WORK TO BE COMPLETED
Every line from the one that contains "The values below come from a quadratic" to the end of the material below should be output exactly, with both ends included and nothing else.

SUPPLIED MATERIAL
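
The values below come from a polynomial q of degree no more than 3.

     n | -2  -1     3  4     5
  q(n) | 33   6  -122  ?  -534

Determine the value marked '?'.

-279

The 4 known points determine the degree-3 polynomial uniquely.
Write q(n) = an^3 + bn^2 + cn + d. Substituting each data point gives a linear system:
  -8a + 4b - 2c + d = 33
  -a + b - c + d = 6
  27a + 9b + 3c + d = -122
  125a + 25b + 5c + d = -534
Solving the system yields a = -4, b = -1, c = -2, d = 1.
So q(n) = -4n^3 - n^2 - 2n + 1.
Then q(4) = -279.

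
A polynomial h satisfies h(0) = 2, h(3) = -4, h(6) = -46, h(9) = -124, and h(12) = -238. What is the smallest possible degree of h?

2

Forward differences of the values at t = 0, 3, 6, 9, 12:
  h  : 2  -4  -46  -124  -238
  Δ  : -6  -42  -78  -114
  Δ^2: -36  -36  -36
  Δ^3: 0  0
  Δ^4: 0
The second differences are constant (-36) and nonzero, while all higher differences vanish, so the minimal degree is 2.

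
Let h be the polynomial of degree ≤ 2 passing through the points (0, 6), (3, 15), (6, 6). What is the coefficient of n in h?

Write h(n) = an^2 + bn + c. Substituting each data point gives a linear system:
  c = 6
  9a + 3b + c = 15
  36a + 6b + c = 6
Solving the system yields a = -1, b = 6, c = 6.
So h(n) = -n^2 + 6n + 6.
The coefficient of n is 6.

6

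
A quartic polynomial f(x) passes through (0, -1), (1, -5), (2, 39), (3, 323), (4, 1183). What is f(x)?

Write f(x) = ax^4 + bx^3 + cx^2 + dx + e. Substituting each data point gives a linear system:
  e = -1
  a + b + c + d + e = -5
  16a + 8b + 4c + 2d + e = 39
  81a + 27b + 9c + 3d + e = 323
  256a + 64b + 16c + 4d + e = 1183
Solving the system yields a = 6, b = -4, c = -6, d = 0, e = -1.
So f(x) = 6x^4 - 4x^3 - 6x^2 - 1.
Check: f(4) = 1183. ✓

f(x) = 6x^4 - 4x^3 - 6x^2 - 1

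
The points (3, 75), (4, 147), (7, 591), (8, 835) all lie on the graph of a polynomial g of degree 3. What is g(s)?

g(s) = s^3 + 5s^2 + 3

Write g(s) = as^3 + bs^2 + cs + d. Substituting each data point gives a linear system:
  27a + 9b + 3c + d = 75
  64a + 16b + 4c + d = 147
  343a + 49b + 7c + d = 591
  512a + 64b + 8c + d = 835
Solving the system yields a = 1, b = 5, c = 0, d = 3.
So g(s) = s³ + 5s² + 3.
Check: g(8) = 835. ✓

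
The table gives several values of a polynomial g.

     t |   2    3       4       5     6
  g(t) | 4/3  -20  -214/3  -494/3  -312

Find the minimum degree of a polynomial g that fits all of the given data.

3

Forward differences of the values at t = 2, 3, 4, 5, 6:
  g  : 4/3  -20  -214/3  -494/3  -312
  Δ  : -64/3  -154/3  -280/3  -442/3
  Δ^2: -30  -42  -54
  Δ^3: -12  -12
  Δ^4: 0
The third differences are constant (-12) and nonzero, while all higher differences vanish, so the minimal degree is 3.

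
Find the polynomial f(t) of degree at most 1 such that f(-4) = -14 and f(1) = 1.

Using the Lagrange interpolation formula with nodes -4, 1:
  L_0(t) = (t - 1) / -5
  L_1(t) = (t + 4) / 5
Then f(t) = -14·L_0(t) + 1·L_1(t).
Expanding and collecting terms gives f(t) = 3t - 2.
Check: f(-4) = -14. ✓

f(t) = 3t - 2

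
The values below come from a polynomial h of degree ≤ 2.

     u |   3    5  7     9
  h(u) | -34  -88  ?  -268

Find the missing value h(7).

The 3 known points determine the degree-2 polynomial uniquely.
Write h(u) = au^2 + bu + c. Substituting each data point gives a linear system:
  9a + 3b + c = -34
  25a + 5b + c = -88
  81a + 9b + c = -268
Solving the system yields a = -3, b = -3, c = 2.
So h(u) = -3u^2 - 3u + 2.
Then h(7) = -166.

-166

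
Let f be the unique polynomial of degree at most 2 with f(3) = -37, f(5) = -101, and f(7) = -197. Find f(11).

-485

Using the Lagrange interpolation formula with nodes 3, 5, 7:
  L_0(u) = (u - 5)(u - 7) / 8
  L_1(u) = (u - 3)(u - 7) / -4
  L_2(u) = (u - 3)(u - 5) / 8
Then f(u) = -37·L_0(u) - 101·L_1(u) - 197·L_2(u).
Expanding and collecting terms gives f(u) = -4u² - 1.
Evaluating at u = 11: f(11) = -485.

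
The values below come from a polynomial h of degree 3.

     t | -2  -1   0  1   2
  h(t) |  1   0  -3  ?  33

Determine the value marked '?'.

The 4 known points determine the degree-3 polynomial uniquely.
Write h(t) = at^3 + bt^2 + ct + d. Substituting each data point gives a linear system:
  -8a + 4b - 2c + d = 1
  -a + b - c + d = 0
  d = -3
  8a + 4b + 2c + d = 33
Solving the system yields a = 2, b = 5, c = 0, d = -3.
So h(t) = 2t^3 + 5t^2 - 3.
Then h(1) = 4.

4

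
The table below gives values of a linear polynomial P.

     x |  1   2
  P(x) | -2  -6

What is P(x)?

Using the Lagrange interpolation formula with nodes 1, 2:
  L_0(x) = (x - 2) / -1
  L_1(x) = (x - 1) / 1
Then P(x) = -2·L_0(x) - 6·L_1(x).
Expanding and collecting terms gives P(x) = -4x + 2.
Check: P(1) = -2. ✓

P(x) = -4x + 2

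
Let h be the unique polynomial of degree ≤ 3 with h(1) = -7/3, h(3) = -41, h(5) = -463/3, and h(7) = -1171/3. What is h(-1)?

29/3

Forward differences of the values at t = 1, 3, 5, 7:
  h  : -7/3  -41  -463/3  -1171/3
  Δ  : -116/3  -340/3  -236
  Δ^2: -224/3  -368/3
  Δ^3: -48
The third differences are constant, confirming degree 3.
Interpolating (Newton forward form) and evaluating at t = -1 gives h(-1) = 29/3.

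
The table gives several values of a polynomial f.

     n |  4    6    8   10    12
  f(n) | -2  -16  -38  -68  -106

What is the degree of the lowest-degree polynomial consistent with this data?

2

Forward differences of the values at n = 4, 6, 8, 10, 12:
  f  : -2  -16  -38  -68  -106
  Δ  : -14  -22  -30  -38
  Δ^2: -8  -8  -8
  Δ^3: 0  0
  Δ^4: 0
The second differences are constant (-8) and nonzero, while all higher differences vanish, so the minimal degree is 2.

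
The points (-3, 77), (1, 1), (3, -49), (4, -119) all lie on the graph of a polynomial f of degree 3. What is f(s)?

Write f(s) = as^3 + bs^2 + cs + d. Substituting each data point gives a linear system:
  -27a + 9b - 3c + d = 77
  a + b + c + d = 1
  27a + 9b + 3c + d = -49
  64a + 16b + 4c + d = -119
Solving the system yields a = -2, b = 1, c = -3, d = 5.
So f(s) = -2s³ + s² - 3s + 5.
Check: f(4) = -119. ✓

f(s) = -2s^3 + s^2 - 3s + 5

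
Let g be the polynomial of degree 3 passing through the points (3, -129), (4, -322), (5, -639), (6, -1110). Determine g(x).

g(x) = -5x^3 - 2x^2 + 6x + 6

Write g(x) = ax^3 + bx^2 + cx + d. Substituting each data point gives a linear system:
  27a + 9b + 3c + d = -129
  64a + 16b + 4c + d = -322
  125a + 25b + 5c + d = -639
  216a + 36b + 6c + d = -1110
Solving the system yields a = -5, b = -2, c = 6, d = 6.
So g(x) = -5x³ - 2x² + 6x + 6.
Check: g(6) = -1110. ✓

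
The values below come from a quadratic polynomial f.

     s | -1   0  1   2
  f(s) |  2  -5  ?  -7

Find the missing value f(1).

On equispaced nodes a degree-2 polynomial has vanishing third forward difference, so
  - f(-1) + 3·f(0) - 3·f(1) + f(2) = 0.
Substituting the known values and solving for f(1):
  -3·f(1) = 24
  f(1) = -8.

-8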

SOLUTION FOR THIS PROBLEM
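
The values below come from a quadratic polynomial f.

     s | -1   0  1   2
  f(s) |  2  -5  ?  -7

Find the missing value f(1).

On equispaced nodes a degree-2 polynomial has vanishing third forward difference, so
  - f(-1) + 3·f(0) - 3·f(1) + f(2) = 0.
Substituting the known values and solving for f(1):
  -3·f(1) = 24
  f(1) = -8.

-8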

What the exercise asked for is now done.